(Saved data entries)
------------------------------------------------------------
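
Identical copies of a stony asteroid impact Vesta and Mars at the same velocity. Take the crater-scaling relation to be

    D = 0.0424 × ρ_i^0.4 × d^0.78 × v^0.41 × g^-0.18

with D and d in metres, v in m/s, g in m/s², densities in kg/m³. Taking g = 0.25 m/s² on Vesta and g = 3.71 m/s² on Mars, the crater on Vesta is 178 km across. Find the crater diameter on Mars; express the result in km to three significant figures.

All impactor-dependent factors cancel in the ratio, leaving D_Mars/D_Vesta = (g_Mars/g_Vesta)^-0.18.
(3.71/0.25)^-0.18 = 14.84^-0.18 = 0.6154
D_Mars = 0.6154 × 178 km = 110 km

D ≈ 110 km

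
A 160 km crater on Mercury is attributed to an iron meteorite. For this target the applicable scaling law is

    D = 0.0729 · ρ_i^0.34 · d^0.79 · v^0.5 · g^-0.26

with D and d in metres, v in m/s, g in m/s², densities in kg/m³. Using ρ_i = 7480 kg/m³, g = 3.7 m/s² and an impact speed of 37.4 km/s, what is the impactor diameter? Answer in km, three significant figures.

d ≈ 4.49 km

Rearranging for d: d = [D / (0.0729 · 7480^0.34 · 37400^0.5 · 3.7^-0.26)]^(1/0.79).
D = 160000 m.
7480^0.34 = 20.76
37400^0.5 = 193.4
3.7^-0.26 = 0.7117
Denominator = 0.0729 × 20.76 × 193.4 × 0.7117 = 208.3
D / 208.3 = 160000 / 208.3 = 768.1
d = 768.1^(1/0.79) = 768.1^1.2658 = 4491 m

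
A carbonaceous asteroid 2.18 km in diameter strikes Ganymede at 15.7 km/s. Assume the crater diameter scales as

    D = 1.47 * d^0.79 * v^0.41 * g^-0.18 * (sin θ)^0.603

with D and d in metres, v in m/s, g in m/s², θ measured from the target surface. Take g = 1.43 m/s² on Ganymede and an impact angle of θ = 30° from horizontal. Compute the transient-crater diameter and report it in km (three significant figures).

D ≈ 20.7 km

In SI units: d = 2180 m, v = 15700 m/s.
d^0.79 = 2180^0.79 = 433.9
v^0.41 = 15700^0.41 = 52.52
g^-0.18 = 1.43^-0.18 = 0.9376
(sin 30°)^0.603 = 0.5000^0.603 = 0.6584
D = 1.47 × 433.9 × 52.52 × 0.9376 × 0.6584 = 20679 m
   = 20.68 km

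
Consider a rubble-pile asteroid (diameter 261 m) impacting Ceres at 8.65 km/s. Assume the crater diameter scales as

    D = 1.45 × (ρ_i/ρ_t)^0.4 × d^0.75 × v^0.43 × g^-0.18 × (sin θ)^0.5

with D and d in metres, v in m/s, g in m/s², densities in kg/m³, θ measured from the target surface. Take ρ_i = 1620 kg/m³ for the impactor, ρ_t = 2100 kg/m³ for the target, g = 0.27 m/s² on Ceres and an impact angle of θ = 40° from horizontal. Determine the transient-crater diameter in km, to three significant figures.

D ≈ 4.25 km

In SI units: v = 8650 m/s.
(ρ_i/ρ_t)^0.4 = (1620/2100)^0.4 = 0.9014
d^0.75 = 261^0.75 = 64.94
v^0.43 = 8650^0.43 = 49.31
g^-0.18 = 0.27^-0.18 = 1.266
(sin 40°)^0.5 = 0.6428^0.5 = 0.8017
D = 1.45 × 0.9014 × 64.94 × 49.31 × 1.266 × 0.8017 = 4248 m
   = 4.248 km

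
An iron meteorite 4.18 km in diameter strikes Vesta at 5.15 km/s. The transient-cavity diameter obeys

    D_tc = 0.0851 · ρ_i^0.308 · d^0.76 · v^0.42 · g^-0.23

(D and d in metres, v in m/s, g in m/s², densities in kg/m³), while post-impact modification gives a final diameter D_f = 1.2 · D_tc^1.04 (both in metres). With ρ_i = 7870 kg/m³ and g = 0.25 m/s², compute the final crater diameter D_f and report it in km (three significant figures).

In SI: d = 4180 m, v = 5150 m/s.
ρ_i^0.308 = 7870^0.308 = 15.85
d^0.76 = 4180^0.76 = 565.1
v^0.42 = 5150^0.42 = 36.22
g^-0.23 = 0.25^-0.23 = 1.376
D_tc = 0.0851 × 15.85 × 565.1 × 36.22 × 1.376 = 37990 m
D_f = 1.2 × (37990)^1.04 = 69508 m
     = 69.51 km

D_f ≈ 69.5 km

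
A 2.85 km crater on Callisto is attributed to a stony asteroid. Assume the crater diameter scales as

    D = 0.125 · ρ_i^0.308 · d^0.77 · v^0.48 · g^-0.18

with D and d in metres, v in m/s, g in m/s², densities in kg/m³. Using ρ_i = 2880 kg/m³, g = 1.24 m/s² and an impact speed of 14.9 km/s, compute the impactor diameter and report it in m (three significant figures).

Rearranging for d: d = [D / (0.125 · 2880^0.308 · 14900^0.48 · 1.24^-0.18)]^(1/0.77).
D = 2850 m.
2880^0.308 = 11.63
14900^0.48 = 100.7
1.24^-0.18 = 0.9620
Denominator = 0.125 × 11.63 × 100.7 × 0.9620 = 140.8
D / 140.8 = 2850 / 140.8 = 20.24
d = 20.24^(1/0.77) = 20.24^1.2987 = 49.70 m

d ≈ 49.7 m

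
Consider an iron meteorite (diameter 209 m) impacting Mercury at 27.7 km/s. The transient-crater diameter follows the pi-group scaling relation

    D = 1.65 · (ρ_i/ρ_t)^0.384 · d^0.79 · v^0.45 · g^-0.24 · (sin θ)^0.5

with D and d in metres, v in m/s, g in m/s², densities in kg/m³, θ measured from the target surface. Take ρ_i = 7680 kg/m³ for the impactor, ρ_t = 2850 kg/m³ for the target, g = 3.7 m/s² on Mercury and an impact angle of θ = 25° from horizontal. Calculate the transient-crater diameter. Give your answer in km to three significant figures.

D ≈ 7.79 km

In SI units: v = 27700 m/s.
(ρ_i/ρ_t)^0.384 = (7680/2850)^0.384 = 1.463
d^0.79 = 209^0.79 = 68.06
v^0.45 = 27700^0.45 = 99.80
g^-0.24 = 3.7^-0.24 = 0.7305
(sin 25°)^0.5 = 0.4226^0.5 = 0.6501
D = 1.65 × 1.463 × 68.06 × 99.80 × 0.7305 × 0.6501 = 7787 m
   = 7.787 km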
------------------------------------------------------------
TASK ITEM →
Every line of the data above is to be repeated exactly.

RESULT OF THE EXERCISE →
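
Identical copies of a stony asteroid impact Vesta and Mars at the same velocity. Take the crater-scaling relation to be

    D = 0.0424 × ρ_i^0.4 × d^0.78 × v^0.41 × g^-0.18

with D and d in metres, v in m/s, g in m/s², densities in kg/m³. Taking g = 0.25 m/s² on Vesta and g = 3.71 m/s² on Mars, the crater on Vesta is 178 km across. Find the crater diameter on Mars; express the result in km to three significant figures.

All impactor-dependent factors cancel in the ratio, leaving D_Mars/D_Vesta = (g_Mars/g_Vesta)^-0.18.
(3.71/0.25)^-0.18 = 14.84^-0.18 = 0.6154
D_Mars = 0.6154 × 178 km = 110 km

D ≈ 110 km

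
A 160 km crater on Mercury is attributed to an iron meteorite. For this target the applicable scaling law is

    D = 0.0729 · ρ_i^0.34 · d^0.79 · v^0.5 · g^-0.26

with D and d in metres, v in m/s, g in m/s², densities in kg/m³. Using ρ_i = 7480 kg/m³, g = 3.7 m/s² and an impact speed of 37.4 km/s, what is the impactor diameter? Answer in km, three significant figures.

d ≈ 4.49 km

Rearranging for d: d = [D / (0.0729 · 7480^0.34 · 37400^0.5 · 3.7^-0.26)]^(1/0.79).
D = 160000 m.
7480^0.34 = 20.76
37400^0.5 = 193.4
3.7^-0.26 = 0.7117
Denominator = 0.0729 × 20.76 × 193.4 × 0.7117 = 208.3
D / 208.3 = 160000 / 208.3 = 768.1
d = 768.1^(1/0.79) = 768.1^1.2658 = 4491 m

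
A carbonaceous asteroid 2.18 km in diameter strikes Ganymede at 15.7 km/s. Assume the crater diameter scales as

    D = 1.47 * d^0.79 * v^0.41 * g^-0.18 * (sin θ)^0.603

with D and d in metres, v in m/s, g in m/s², θ measured from the target surface. Take g = 1.43 m/s² on Ganymede and an impact angle of θ = 30° from horizontal. Compute the transient-crater diameter and report it in km (three significant figures).

D ≈ 20.7 km

In SI units: d = 2180 m, v = 15700 m/s.
d^0.79 = 2180^0.79 = 433.9
v^0.41 = 15700^0.41 = 52.52
g^-0.18 = 1.43^-0.18 = 0.9376
(sin 30°)^0.603 = 0.5000^0.603 = 0.6584
D = 1.47 × 433.9 × 52.52 × 0.9376 × 0.6584 = 20679 m
   = 20.68 km

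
Consider a rubble-pile asteroid (diameter 261 m) impacting Ceres at 8.65 km/s. Assume the crater diameter scales as

    D = 1.45 × (ρ_i/ρ_t)^0.4 × d^0.75 × v^0.43 × g^-0.18 × (sin θ)^0.5

with D and d in metres, v in m/s, g in m/s², densities in kg/m³, θ measured from the target surface. Take ρ_i = 1620 kg/m³ for the impactor, ρ_t = 2100 kg/m³ for the target, g = 0.27 m/s² on Ceres and an impact angle of θ = 40° from horizontal. Determine the transient-crater diameter in km, to three significant figures.

D ≈ 4.25 km

In SI units: v = 8650 m/s.
(ρ_i/ρ_t)^0.4 = (1620/2100)^0.4 = 0.9014
d^0.75 = 261^0.75 = 64.94
v^0.43 = 8650^0.43 = 49.31
g^-0.18 = 0.27^-0.18 = 1.266
(sin 40°)^0.5 = 0.6428^0.5 = 0.8017
D = 1.45 × 0.9014 × 64.94 × 49.31 × 1.266 × 0.8017 = 4248 m
   = 4.248 km

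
An iron meteorite 4.18 km in diameter strikes Vesta at 5.15 km/s. The transient-cavity diameter obeys

    D_tc = 0.0851 · ρ_i^0.308 · d^0.76 · v^0.42 · g^-0.23

(D and d in metres, v in m/s, g in m/s², densities in kg/m³), while post-impact modification gives a final diameter D_f = 1.2 · D_tc^1.04 (both in metres). With ρ_i = 7870 kg/m³ and g = 0.25 m/s², compute the final crater diameter D_f and report it in km (three significant figures).

In SI: d = 4180 m, v = 5150 m/s.
ρ_i^0.308 = 7870^0.308 = 15.85
d^0.76 = 4180^0.76 = 565.1
v^0.42 = 5150^0.42 = 36.22
g^-0.23 = 0.25^-0.23 = 1.376
D_tc = 0.0851 × 15.85 × 565.1 × 36.22 × 1.376 = 37990 m
D_f = 1.2 × (37990)^1.04 = 69508 m
     = 69.51 km

D_f ≈ 69.5 km

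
A 2.85 km crater on Callisto is attributed to a stony asteroid. Assume the crater diameter scales as

    D = 0.125 · ρ_i^0.308 · d^0.77 · v^0.48 · g^-0.18

with D and d in metres, v in m/s, g in m/s², densities in kg/m³. Using ρ_i = 2880 kg/m³, g = 1.24 m/s² and an impact speed of 14.9 km/s, compute the impactor diameter and report it in m (three significant figures).

Rearranging for d: d = [D / (0.125 · 2880^0.308 · 14900^0.48 · 1.24^-0.18)]^(1/0.77).
D = 2850 m.
2880^0.308 = 11.63
14900^0.48 = 100.7
1.24^-0.18 = 0.9620
Denominator = 0.125 × 11.63 × 100.7 × 0.9620 = 140.8
D / 140.8 = 2850 / 140.8 = 20.24
d = 20.24^(1/0.77) = 20.24^1.2987 = 49.70 m

d ≈ 49.7 m

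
Consider an iron meteorite (diameter 209 m) impacting Mercury at 27.7 km/s. The transient-crater diameter follows the pi-group scaling relation

    D = 1.65 · (ρ_i/ρ_t)^0.384 · d^0.79 · v^0.45 · g^-0.24 · (sin θ)^0.5

with D and d in metres, v in m/s, g in m/s², densities in kg/m³, θ measured from the target surface. Take ρ_i = 7680 kg/m³ for the impactor, ρ_t = 2850 kg/m³ for the target, g = 3.7 m/s² on Mercury and an impact angle of θ = 25° from horizontal. Calculate the transient-crater diameter. Give your answer in km to three significant figures.

D ≈ 7.79 km

In SI units: v = 27700 m/s.
(ρ_i/ρ_t)^0.384 = (7680/2850)^0.384 = 1.463
d^0.79 = 209^0.79 = 68.06
v^0.45 = 27700^0.45 = 99.80
g^-0.24 = 3.7^-0.24 = 0.7305
(sin 25°)^0.5 = 0.4226^0.5 = 0.6501
D = 1.65 × 1.463 × 68.06 × 99.80 × 0.7305 × 0.6501 = 7787 m
   = 7.787 km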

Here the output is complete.